» **Exercise instructions**: Check each line of the listing for the string "them". Copy those where it appears.

» **Records supplied**:

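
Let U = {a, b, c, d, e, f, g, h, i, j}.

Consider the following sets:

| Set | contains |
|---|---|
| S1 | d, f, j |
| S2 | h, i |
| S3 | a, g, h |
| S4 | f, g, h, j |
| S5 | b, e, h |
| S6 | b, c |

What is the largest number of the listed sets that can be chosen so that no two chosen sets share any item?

S1, S2, S6 are pairwise disjoint (S1={d,f,j}; S2={h,i}; S6={b,c}).
Every remaining set overlaps one of these, and no 4 of the listed sets are pairwise disjoint, so 3 is the maximum.

3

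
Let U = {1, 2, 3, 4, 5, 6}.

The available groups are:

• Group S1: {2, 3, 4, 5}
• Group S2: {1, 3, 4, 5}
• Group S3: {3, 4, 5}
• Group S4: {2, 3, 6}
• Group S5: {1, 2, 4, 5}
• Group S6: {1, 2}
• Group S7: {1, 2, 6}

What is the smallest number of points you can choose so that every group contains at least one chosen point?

2

Take H = {2, 4}. Each listed group contains at least one of these, so H is a hitting set of size 2.
The groups S3, S7 are pairwise disjoint, so any hitting set needs a separate point for each — at least 2. Hence 2 is optimal.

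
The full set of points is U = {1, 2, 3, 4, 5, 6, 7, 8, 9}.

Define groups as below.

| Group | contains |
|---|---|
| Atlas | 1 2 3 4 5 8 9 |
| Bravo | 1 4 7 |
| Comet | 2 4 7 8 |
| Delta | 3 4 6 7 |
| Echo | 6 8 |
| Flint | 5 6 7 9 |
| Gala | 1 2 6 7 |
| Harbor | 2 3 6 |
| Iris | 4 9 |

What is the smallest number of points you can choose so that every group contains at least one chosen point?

The 2 points {4, 6} hit every group.
The groups Harbor, Iris are pairwise disjoint, so any hitting set needs a separate point for each — at least 2. Hence 2 is optimal.

2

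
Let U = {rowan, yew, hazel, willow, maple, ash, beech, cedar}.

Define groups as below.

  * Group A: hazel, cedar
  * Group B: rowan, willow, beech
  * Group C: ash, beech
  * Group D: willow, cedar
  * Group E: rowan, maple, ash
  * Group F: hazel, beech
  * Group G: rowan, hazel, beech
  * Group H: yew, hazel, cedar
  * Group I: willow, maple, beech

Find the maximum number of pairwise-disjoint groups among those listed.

D, E, F are pairwise disjoint (D={willow,cedar}; E={rowan,maple,ash}; F={hazel,beech}).
Every remaining group overlaps one of these, and no 4 of the listed groups are pairwise disjoint, so 3 is the maximum.

3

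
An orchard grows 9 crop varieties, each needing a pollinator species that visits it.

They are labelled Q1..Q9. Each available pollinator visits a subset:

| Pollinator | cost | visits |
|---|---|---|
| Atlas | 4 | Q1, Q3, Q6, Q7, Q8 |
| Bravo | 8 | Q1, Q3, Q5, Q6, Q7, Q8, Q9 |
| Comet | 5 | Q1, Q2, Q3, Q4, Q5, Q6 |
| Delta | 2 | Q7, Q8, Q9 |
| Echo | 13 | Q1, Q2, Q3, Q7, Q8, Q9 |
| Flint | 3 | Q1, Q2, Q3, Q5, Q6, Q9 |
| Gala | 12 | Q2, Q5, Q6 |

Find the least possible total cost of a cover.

Comet, Delta together cover every variety (Comet ∪ Delta = {Q1, Q2, Q3, Q4, Q5, Q6, Q7, Q8, Q9}); total cost 5 + 2 = 7.
The greedy pick Flint, Delta, Comet costs 10; no covering selection beats 7.

7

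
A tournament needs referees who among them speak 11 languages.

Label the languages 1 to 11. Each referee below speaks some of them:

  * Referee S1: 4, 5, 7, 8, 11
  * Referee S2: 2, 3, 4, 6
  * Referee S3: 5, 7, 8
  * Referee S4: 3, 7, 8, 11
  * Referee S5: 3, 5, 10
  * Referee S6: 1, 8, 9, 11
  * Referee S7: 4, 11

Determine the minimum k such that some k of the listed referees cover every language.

4

S2 and S4 and S5 and S6 together: S2 ∪ S4 ∪ S5 ∪ S6 = {1, 2, 3, 4, 5, 6, 7, 8, 9, 10, 11} — every language is covered.
No 3 of the 7 referees cover everything (all 35 combinations miss at least one language), so 4 is optimal.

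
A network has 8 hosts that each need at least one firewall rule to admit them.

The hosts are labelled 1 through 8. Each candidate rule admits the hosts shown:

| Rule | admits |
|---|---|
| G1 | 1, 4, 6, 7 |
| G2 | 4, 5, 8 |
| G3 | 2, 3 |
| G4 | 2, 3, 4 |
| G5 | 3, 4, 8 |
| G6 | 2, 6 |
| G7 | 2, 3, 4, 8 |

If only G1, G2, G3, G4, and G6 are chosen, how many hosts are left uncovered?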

» **Response to the task**:
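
A tournament needs referees who among them speak 11 languages.
Label the languages 1 to 11. Each referee below speaks some of them:
A network has 8 hosts that each need at least one firewall rule to admit them.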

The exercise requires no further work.